::: Information supplied

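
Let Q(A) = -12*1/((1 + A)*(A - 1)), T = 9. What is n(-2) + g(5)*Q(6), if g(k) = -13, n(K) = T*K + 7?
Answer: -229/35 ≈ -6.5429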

::::::
::: Information supplied

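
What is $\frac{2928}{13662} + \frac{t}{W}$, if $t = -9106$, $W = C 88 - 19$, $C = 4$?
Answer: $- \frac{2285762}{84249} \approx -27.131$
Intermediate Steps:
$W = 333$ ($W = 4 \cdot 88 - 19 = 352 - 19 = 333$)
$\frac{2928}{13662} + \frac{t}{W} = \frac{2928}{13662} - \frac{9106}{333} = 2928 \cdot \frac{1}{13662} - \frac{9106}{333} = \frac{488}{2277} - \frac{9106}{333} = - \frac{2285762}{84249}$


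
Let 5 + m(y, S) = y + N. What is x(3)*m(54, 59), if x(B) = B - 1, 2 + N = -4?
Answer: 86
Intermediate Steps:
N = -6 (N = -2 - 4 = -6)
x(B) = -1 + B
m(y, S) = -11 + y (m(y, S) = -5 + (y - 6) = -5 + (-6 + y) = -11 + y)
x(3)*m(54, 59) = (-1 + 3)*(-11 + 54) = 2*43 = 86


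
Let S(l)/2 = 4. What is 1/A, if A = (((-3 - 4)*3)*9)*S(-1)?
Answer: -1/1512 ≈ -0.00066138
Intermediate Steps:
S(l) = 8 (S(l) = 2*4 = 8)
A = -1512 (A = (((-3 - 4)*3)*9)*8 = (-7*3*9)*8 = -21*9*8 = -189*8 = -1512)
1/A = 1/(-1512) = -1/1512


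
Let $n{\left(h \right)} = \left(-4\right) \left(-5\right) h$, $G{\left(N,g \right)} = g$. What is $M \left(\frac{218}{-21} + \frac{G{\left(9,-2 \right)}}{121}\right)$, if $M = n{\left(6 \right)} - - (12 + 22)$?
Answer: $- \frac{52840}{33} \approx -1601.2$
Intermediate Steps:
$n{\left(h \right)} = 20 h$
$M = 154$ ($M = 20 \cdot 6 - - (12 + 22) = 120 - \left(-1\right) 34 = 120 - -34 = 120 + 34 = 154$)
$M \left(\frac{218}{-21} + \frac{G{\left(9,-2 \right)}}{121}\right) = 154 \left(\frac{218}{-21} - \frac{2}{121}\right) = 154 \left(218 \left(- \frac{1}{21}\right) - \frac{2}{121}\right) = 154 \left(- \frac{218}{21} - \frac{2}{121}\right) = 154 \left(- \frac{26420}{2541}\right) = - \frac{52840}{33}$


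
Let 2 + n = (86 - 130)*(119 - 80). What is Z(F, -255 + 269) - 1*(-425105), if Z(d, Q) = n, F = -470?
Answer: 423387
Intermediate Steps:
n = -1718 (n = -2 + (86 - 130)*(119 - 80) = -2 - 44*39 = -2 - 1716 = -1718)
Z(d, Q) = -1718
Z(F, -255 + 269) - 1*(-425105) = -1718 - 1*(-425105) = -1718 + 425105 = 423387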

::::::

■ Task description ■
Scan the records above. Return every line with "Answer" in it.

■ Task response ■
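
Answer: -229/35 ≈ -6.5429
Answer: $- \frac{2285762}{84249} \approx -27.131$
Answer: 86
Answer: -1/1512 ≈ -0.00066138
Answer: $- \frac{52840}{33} \approx -1601.2$
Answer: 423387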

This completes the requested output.